## GIVEN RECORDS
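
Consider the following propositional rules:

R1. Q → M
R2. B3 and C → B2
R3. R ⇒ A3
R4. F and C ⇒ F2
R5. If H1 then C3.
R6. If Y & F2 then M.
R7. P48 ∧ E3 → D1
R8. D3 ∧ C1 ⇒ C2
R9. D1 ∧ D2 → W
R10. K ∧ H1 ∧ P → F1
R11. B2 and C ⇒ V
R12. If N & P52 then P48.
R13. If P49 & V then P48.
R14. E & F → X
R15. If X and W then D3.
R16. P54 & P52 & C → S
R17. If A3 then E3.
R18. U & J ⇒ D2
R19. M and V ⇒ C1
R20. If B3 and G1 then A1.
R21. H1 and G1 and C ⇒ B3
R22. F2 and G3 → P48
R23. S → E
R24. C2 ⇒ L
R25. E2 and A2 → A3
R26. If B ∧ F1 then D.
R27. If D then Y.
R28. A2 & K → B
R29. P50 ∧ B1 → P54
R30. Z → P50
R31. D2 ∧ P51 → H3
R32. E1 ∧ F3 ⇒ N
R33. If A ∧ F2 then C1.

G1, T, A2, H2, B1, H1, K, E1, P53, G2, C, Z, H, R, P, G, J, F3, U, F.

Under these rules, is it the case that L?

No

Forward chaining from the given facts derives: A3, F2, C3, F1, E3, D2, B3, B, P50, N, B2, V, A1, D, Y, P54, M, C1.
The only rule concluding L is R24, which needs C2; that is never established.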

## TASK GOAL
Could you copy the listing above word for word?

## TASK OUTPUT
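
Consider the following propositional rules:

R1. Q → M
R2. B3 and C → B2
R3. R ⇒ A3
R4. F and C ⇒ F2
R5. If H1 then C3.
R6. If Y & F2 then M.
R7. P48 ∧ E3 → D1
R8. D3 ∧ C1 ⇒ C2
R9. D1 ∧ D2 → W
R10. K ∧ H1 ∧ P → F1
R11. B2 and C ⇒ V
R12. If N & P52 then P48.
R13. If P49 & V then P48.
R14. E & F → X
R15. If X and W then D3.
R16. P54 & P52 & C → S
R17. If A3 then E3.
R18. U & J ⇒ D2
R19. M and V ⇒ C1
R20. If B3 and G1 then A1.
R21. H1 and G1 and C ⇒ B3
R22. F2 and G3 → P48
R23. S → E
R24. C2 ⇒ L
R25. E2 and A2 → A3
R26. If B ∧ F1 then D.
R27. If D then Y.
R28. A2 & K → B
R29. P50 ∧ B1 → P54
R30. Z → P50
R31. D2 ∧ P51 → H3
R32. E1 ∧ F3 ⇒ N
R33. If A ∧ F2 then C1.

G1, T, A2, H2, B1, H1, K, E1, P53, G2, C, Z, H, R, P, G, J, F3, U, F.

Under these rules, is it the case that L?

No

Forward chaining from the given facts derives: A3, F2, C3, F1, E3, D2, B3, B, P50, N, B2, V, A1, D, Y, P54, M, C1.
The only rule concluding L is R24, which needs C2; that is never established.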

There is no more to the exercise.